_TASK OBJECTIVE_:
Extract all of the entries and set them down verbatim.

_RECORDS FOR PROCESSING_:
*** Block opens ***
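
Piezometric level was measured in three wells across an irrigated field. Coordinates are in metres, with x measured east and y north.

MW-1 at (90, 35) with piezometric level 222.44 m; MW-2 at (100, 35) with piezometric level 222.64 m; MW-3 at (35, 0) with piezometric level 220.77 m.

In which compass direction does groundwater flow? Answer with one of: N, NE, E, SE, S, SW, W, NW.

SW

Taking MW-1 as reference: MW-2−MW-1 = (10, 0, +0.20); MW-3−MW-1 = (-55, -35, -1.67).
Solve a·Δx + b·Δy = Δh: det = 10·(-35) − (-55)·0 = -350.
∂h/∂x = [(+0.20)·(-35) − (-1.67)·0] / -350 = +0.02000
∂h/∂y = [10·(-1.67) − (-55)·(+0.20)] / -350 = +0.01629
Flow = −∇h = (-0.02000 east, -0.01629 north), which points southwest.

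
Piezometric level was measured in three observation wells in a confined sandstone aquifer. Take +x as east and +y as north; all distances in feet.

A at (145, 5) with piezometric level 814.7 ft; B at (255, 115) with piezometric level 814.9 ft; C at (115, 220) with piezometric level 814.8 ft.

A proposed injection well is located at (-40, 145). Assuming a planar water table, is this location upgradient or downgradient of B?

Differences from A: to B (Δx, Δy, Δh) = (110, 110, +0.2); to C = (-30, 215, +0.1).
Solve a·Δx + b·Δy = Δh: det = 110·215 − (-30)·110 = 26950.
∂h/∂x = [(+0.2)·215 − (+0.1)·110] / 26950 = +0.001187
∂h/∂y = [110·(+0.1) − (-30)·(+0.2)] / 26950 = +0.0006308
Head at (-40, 145) = 814.7 + (+0.001187)·(-185) + (+0.0006308)·(140) = 814.57 ft.
That is lower than the 814.9 ft at B, so the point is downgradient.

downgradient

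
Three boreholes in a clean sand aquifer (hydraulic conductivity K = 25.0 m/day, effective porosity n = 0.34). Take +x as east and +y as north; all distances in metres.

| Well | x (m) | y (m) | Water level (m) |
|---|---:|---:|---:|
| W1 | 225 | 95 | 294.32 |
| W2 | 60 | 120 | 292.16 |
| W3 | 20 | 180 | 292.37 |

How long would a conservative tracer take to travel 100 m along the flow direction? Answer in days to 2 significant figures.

Taking W1 as reference: W2−W1 = (-165, 25, -2.16); W3−W1 = (-205, 85, -1.95).
Determinant of the coordinate differences = (-165)·85 − (-205)·25 = -8900.
∂h/∂x = [(-2.16)·85 − (-1.95)·25] / -8900 = +0.01515
∂h/∂y = [(-165)·(-1.95) − (-205)·(-2.16)] / -8900 = +0.01360
|∇h| = √(0.01515² + 0.01360²) = 0.02036
Seepage velocity v = K·i/n = 25.0 × 0.02036 / 0.34 = 1.497 m/day.
t = 100 / 1.497 = 66.8 days.

67 days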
*** Block closes ***
_ANSWER BOX_:
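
Piezometric level was measured in three wells across an irrigated field. Coordinates are in metres, with x measured east and y north.

MW-1 at (90, 35) with piezometric level 222.44 m; MW-2 at (100, 35) with piezometric level 222.64 m; MW-3 at (35, 0) with piezometric level 220.77 m.

In which compass direction does groundwater flow? Answer with one of: N, NE, E, SE, S, SW, W, NW.

SW

Taking MW-1 as reference: MW-2−MW-1 = (10, 0, +0.20); MW-3−MW-1 = (-55, -35, -1.67).
Solve a·Δx + b·Δy = Δh: det = 10·(-35) − (-55)·0 = -350.
∂h/∂x = [(+0.20)·(-35) − (-1.67)·0] / -350 = +0.02000
∂h/∂y = [10·(-1.67) − (-55)·(+0.20)] / -350 = +0.01629
Flow = −∇h = (-0.02000 east, -0.01629 north), which points southwest.

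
Piezometric level was measured in three observation wells in a confined sandstone aquifer. Take +x as east and +y as north; all distances in feet.

A at (145, 5) with piezometric level 814.7 ft; B at (255, 115) with piezometric level 814.9 ft; C at (115, 220) with piezometric level 814.8 ft.

A proposed injection well is located at (-40, 145). Assuming a planar water table, is this location upgradient or downgradient of B?

Differences from A: to B (Δx, Δy, Δh) = (110, 110, +0.2); to C = (-30, 215, +0.1).
Solve a·Δx + b·Δy = Δh: det = 110·215 − (-30)·110 = 26950.
∂h/∂x = [(+0.2)·215 − (+0.1)·110] / 26950 = +0.001187
∂h/∂y = [110·(+0.1) − (-30)·(+0.2)] / 26950 = +0.0006308
Head at (-40, 145) = 814.7 + (+0.001187)·(-185) + (+0.0006308)·(140) = 814.57 ft.
That is lower than the 814.9 ft at B, so the point is downgradient.

downgradient

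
Three boreholes in a clean sand aquifer (hydraulic conductivity K = 25.0 m/day, effective porosity n = 0.34). Take +x as east and +y as north; all distances in metres.

| Well | x (m) | y (m) | Water level (m) |
|---|---:|---:|---:|
| W1 | 225 | 95 | 294.32 |
| W2 | 60 | 120 | 292.16 |
| W3 | 20 | 180 | 292.37 |

How long would a conservative tracer take to travel 100 m along the flow direction? Answer in days to 2 significant figures.

Taking W1 as reference: W2−W1 = (-165, 25, -2.16); W3−W1 = (-205, 85, -1.95).
Determinant of the coordinate differences = (-165)·85 − (-205)·25 = -8900.
∂h/∂x = [(-2.16)·85 − (-1.95)·25] / -8900 = +0.01515
∂h/∂y = [(-165)·(-1.95) − (-205)·(-2.16)] / -8900 = +0.01360
|∇h| = √(0.01515² + 0.01360²) = 0.02036
Seepage velocity v = K·i/n = 25.0 × 0.02036 / 0.34 = 1.497 m/day.
t = 100 / 1.497 = 66.8 days.

67 days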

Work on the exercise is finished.